- Task inputs -
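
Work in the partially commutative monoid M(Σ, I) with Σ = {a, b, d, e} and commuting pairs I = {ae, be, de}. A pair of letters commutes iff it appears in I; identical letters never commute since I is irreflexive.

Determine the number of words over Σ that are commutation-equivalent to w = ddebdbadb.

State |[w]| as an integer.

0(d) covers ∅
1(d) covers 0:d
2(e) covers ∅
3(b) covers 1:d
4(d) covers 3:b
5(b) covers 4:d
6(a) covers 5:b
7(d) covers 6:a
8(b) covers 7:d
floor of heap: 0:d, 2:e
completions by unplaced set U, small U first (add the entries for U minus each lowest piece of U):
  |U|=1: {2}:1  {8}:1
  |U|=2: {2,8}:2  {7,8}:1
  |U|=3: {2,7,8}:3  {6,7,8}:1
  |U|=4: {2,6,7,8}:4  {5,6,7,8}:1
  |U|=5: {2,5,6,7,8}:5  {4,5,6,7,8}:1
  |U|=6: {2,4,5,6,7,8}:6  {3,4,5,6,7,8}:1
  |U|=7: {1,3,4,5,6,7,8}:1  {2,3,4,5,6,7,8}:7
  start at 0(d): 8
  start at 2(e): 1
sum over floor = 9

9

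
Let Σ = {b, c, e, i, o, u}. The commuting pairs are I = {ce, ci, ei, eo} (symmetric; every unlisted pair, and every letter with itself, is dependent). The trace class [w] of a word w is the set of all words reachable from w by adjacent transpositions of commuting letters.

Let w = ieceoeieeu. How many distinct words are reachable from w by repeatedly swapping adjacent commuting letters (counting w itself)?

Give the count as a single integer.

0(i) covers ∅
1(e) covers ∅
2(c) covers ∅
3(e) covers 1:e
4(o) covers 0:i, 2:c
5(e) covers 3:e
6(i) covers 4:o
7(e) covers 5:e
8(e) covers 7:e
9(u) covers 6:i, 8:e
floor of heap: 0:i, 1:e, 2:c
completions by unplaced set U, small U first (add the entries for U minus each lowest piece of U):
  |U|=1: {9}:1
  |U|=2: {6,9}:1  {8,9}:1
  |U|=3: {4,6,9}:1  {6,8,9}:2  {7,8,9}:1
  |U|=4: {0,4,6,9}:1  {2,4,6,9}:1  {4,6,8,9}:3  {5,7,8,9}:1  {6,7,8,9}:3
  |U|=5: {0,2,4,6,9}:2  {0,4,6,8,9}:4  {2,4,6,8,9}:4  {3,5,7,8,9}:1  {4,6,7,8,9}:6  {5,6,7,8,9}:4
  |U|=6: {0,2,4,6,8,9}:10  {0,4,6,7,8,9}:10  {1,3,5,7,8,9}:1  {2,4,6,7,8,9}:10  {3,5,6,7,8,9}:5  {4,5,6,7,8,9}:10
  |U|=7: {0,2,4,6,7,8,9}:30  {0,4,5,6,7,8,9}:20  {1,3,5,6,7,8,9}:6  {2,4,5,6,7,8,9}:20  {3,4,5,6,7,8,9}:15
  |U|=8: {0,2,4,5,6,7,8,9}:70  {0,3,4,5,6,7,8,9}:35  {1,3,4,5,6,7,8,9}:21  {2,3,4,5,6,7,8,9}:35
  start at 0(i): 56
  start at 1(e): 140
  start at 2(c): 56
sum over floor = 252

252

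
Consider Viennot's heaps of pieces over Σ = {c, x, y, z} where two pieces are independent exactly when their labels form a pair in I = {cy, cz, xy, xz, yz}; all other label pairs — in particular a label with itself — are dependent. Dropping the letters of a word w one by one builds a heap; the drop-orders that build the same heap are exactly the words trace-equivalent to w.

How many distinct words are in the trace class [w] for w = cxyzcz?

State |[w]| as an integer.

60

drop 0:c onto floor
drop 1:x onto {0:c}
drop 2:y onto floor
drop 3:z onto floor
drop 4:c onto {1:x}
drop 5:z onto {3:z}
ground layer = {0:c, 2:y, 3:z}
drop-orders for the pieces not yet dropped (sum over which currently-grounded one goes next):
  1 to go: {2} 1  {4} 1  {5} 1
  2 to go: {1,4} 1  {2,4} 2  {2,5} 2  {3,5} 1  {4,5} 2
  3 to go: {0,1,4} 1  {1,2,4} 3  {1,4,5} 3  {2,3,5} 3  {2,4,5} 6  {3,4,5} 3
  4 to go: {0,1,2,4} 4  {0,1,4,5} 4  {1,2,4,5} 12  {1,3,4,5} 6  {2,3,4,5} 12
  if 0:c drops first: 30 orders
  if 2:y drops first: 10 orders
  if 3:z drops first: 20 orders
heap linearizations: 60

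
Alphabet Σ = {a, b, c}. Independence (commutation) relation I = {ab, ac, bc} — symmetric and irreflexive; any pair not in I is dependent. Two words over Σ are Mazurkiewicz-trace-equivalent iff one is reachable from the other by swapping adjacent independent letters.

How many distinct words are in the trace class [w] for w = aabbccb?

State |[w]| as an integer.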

- Task prompt -
The lines above that include "many" should each be listed.

- Answer to the exercise -
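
Let w = ieceoeieeu. How many distinct words are reachable from w by repeatedly swapping adjacent commuting letters (counting w itself)?
How many distinct words are in the trace class [w] for w = cxyzcz?
How many distinct words are in the trace class [w] for w = aabbccb?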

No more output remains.